(Data extracted from a collection)

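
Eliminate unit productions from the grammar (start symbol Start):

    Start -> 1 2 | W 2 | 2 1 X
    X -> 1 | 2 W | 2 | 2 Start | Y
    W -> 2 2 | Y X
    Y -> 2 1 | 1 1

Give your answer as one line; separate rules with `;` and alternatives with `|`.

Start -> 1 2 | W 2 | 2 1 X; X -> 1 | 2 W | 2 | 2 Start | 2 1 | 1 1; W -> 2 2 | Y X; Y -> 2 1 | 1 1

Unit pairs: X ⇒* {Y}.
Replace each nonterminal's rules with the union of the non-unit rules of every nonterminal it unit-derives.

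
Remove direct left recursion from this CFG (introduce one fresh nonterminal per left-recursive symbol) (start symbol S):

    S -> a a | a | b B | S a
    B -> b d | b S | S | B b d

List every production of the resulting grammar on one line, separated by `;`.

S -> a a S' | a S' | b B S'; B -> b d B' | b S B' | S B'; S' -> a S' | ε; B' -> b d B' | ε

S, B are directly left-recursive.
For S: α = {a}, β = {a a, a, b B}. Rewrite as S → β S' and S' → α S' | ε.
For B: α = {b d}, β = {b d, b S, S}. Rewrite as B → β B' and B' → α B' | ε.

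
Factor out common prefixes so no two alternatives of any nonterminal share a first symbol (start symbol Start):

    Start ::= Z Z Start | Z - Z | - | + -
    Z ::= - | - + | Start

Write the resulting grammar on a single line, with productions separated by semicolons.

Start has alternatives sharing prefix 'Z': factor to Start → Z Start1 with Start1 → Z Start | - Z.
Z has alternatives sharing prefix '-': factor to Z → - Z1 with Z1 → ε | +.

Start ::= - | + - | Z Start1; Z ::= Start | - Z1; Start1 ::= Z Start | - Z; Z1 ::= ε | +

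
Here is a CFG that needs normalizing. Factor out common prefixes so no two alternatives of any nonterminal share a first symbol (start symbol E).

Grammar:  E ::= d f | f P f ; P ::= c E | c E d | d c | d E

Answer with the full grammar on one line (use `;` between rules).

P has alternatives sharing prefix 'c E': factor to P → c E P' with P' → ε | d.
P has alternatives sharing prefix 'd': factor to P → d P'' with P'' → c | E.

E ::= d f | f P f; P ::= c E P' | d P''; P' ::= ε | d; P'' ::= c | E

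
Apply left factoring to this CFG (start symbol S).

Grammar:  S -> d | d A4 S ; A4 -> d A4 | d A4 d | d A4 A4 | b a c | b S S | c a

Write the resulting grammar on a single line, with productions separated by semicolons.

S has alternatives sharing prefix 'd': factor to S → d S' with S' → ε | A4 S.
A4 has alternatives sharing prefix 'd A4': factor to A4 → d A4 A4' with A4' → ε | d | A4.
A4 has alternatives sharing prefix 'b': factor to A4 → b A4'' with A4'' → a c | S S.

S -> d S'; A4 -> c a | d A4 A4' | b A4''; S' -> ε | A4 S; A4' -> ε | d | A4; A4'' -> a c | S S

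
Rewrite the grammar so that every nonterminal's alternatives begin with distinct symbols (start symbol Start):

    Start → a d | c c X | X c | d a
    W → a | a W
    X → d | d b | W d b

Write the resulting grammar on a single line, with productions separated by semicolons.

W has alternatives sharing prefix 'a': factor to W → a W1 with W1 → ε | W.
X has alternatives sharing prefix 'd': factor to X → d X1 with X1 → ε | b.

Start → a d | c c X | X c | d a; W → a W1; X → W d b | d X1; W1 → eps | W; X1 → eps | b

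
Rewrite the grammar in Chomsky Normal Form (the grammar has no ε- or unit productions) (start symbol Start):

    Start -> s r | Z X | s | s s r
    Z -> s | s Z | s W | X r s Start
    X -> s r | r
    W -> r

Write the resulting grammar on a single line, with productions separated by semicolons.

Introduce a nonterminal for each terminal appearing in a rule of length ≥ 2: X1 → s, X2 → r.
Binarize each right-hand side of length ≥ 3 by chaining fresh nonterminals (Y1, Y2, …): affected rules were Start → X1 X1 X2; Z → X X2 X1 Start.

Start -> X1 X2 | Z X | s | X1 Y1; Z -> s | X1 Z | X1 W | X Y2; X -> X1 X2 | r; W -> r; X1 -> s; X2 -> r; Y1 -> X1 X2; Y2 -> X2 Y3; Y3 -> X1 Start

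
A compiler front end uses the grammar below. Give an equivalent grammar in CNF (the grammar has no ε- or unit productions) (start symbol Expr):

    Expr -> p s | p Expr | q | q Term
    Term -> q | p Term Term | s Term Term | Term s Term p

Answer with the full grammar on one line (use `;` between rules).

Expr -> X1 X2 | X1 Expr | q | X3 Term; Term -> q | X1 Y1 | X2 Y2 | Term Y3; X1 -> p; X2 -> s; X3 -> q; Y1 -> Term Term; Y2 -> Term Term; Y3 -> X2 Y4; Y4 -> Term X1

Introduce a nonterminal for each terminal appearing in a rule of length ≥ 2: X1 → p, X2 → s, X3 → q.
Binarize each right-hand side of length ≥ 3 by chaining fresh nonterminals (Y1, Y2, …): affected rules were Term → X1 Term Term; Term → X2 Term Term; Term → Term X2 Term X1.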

Try it: Go line by line through the records above and copy each one containing "that".

Exercise solution:
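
Here is a CFG that needs normalizing. Factor out common prefixes so no two alternatives of any nonterminal share a first symbol (start symbol E).
Rewrite the grammar so that every nonterminal's alternatives begin with distinct symbols (start symbol Start):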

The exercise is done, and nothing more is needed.